Provided records -
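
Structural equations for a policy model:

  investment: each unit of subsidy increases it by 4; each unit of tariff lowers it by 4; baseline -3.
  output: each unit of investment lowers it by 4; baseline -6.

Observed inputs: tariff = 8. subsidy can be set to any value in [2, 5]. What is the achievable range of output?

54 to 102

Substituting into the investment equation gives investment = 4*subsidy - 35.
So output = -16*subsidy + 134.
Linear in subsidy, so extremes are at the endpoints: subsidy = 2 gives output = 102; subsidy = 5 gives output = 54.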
--
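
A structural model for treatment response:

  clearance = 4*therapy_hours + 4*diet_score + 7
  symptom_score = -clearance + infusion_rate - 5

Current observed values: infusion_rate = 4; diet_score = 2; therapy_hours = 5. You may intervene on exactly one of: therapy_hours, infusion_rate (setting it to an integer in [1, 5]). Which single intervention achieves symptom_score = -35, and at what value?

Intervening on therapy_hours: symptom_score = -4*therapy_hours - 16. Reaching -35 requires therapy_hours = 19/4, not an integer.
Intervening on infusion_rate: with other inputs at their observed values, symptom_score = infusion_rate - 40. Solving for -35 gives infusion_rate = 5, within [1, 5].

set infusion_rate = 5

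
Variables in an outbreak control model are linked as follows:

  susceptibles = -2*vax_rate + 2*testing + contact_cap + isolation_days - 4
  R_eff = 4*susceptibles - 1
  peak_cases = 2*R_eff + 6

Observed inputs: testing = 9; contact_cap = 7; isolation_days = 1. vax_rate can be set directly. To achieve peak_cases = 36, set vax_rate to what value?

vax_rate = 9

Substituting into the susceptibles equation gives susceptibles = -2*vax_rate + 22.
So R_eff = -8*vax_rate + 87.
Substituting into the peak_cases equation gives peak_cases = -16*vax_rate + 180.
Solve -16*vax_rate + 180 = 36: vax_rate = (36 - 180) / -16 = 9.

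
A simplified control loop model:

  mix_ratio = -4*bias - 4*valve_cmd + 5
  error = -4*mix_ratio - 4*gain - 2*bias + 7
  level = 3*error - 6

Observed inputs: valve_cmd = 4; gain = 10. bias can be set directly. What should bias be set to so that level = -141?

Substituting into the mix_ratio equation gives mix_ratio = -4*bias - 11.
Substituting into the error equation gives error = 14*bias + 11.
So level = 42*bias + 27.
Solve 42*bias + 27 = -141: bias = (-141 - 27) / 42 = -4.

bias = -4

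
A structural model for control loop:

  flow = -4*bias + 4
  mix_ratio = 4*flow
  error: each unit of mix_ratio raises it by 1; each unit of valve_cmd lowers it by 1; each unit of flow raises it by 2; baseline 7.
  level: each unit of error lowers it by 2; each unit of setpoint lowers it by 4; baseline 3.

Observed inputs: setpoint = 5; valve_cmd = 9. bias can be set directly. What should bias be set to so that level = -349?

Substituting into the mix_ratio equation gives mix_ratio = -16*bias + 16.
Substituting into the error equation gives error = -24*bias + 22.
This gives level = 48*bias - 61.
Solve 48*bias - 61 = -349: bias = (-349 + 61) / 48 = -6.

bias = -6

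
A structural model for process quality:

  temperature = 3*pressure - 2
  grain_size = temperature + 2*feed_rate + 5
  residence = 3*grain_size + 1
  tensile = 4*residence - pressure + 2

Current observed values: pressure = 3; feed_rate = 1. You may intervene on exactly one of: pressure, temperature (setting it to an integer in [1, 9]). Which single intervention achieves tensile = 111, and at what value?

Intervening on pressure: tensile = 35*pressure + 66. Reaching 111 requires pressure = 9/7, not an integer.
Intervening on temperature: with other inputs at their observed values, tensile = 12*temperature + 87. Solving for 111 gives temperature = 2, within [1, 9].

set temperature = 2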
--
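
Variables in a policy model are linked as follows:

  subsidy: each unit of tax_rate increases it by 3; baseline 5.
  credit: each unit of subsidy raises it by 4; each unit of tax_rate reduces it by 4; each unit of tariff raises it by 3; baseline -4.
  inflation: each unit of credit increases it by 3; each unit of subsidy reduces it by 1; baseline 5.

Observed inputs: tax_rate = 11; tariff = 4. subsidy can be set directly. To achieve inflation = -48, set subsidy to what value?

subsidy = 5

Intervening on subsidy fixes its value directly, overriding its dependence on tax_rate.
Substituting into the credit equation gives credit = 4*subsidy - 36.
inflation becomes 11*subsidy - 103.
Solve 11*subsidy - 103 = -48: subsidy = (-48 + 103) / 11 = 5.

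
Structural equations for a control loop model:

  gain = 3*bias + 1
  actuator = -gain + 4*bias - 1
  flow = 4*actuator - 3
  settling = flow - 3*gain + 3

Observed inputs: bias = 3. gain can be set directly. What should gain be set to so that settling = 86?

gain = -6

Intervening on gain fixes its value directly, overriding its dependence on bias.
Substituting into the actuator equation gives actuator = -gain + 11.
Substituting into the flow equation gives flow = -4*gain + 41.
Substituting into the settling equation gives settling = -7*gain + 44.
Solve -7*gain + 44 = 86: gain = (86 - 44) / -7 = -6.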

What this task involves -
Repeat the entries above verbatim, but only from the line that has "flow = -4*bias + 4" down to the line that has "level: each unit", inclusive.

Exercise output -
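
  flow = -4*bias + 4
  mix_ratio = 4*flow
  error: each unit of mix_ratio raises it by 1; each unit of valve_cmd lowers it by 1; each unit of flow raises it by 2; baseline 7.
  level: each unit of error lowers it by 2; each unit of setpoint lowers it by 4; baseline 3.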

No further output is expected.